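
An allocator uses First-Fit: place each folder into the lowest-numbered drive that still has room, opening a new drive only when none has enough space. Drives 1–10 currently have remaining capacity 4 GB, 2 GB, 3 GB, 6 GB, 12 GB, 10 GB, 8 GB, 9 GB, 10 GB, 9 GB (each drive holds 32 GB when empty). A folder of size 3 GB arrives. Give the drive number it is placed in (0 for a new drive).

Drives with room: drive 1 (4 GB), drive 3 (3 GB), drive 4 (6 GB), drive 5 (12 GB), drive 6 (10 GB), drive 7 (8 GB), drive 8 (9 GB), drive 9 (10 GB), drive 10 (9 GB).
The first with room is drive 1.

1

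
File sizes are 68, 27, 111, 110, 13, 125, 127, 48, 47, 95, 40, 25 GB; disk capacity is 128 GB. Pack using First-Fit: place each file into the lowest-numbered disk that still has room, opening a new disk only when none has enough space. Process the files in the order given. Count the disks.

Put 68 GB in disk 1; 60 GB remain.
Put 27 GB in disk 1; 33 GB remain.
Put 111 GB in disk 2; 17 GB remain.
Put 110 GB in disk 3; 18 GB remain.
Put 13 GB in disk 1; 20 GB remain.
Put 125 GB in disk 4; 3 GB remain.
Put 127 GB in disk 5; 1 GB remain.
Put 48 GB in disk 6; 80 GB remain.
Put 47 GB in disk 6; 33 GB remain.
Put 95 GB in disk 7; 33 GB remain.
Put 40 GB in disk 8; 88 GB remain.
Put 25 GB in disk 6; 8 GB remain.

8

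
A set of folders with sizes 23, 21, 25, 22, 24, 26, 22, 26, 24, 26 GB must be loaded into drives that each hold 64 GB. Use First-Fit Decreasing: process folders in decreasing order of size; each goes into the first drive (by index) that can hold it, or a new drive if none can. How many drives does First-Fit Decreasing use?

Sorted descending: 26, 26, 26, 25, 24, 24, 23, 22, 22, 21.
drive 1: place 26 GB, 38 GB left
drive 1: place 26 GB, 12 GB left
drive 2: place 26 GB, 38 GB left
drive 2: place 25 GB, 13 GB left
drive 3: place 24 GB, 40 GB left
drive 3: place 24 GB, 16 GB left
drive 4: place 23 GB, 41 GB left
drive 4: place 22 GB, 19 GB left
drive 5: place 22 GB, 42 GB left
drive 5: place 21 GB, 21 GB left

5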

- TASK REQUIREMENTS:
Nothing in the records should be left out; write all of them out again exactly.

- ANSWER SECTION:
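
An allocator uses First-Fit: place each folder into the lowest-numbered drive that still has room, opening a new drive only when none has enough space. Drives 1–10 currently have remaining capacity 4 GB, 2 GB, 3 GB, 6 GB, 12 GB, 10 GB, 8 GB, 9 GB, 10 GB, 9 GB (each drive holds 32 GB when empty). A folder of size 3 GB arrives. Give the drive number it is placed in (0 for a new drive).

Drives with room: drive 1 (4 GB), drive 3 (3 GB), drive 4 (6 GB), drive 5 (12 GB), drive 6 (10 GB), drive 7 (8 GB), drive 8 (9 GB), drive 9 (10 GB), drive 10 (9 GB).
The first with room is drive 1.

1

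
File sizes are 68, 27, 111, 110, 13, 125, 127, 48, 47, 95, 40, 25 GB; disk capacity is 128 GB. Pack using First-Fit: place each file into the lowest-numbered disk that still has room, opening a new disk only when none has enough space. Process the files in the order given. Count the disks.

Put 68 GB in disk 1; 60 GB remain.
Put 27 GB in disk 1; 33 GB remain.
Put 111 GB in disk 2; 17 GB remain.
Put 110 GB in disk 3; 18 GB remain.
Put 13 GB in disk 1; 20 GB remain.
Put 125 GB in disk 4; 3 GB remain.
Put 127 GB in disk 5; 1 GB remain.
Put 48 GB in disk 6; 80 GB remain.
Put 47 GB in disk 6; 33 GB remain.
Put 95 GB in disk 7; 33 GB remain.
Put 40 GB in disk 8; 88 GB remain.
Put 25 GB in disk 6; 8 GB remain.

8

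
A set of folders with sizes 23, 21, 25, 22, 24, 26, 22, 26, 24, 26 GB must be loaded into drives that each hold 64 GB. Use First-Fit Decreasing: process folders in decreasing order of size; each goes into the first drive (by index) that can hold it, or a new drive if none can. How many drives does First-Fit Decreasing use?

Sorted descending: 26, 26, 26, 25, 24, 24, 23, 22, 22, 21.
drive 1: place 26 GB, 38 GB left
drive 1: place 26 GB, 12 GB left
drive 2: place 26 GB, 38 GB left
drive 2: place 25 GB, 13 GB left
drive 3: place 24 GB, 40 GB left
drive 3: place 24 GB, 16 GB left
drive 4: place 23 GB, 41 GB left
drive 4: place 22 GB, 19 GB left
drive 5: place 22 GB, 42 GB left
drive 5: place 21 GB, 21 GB left

5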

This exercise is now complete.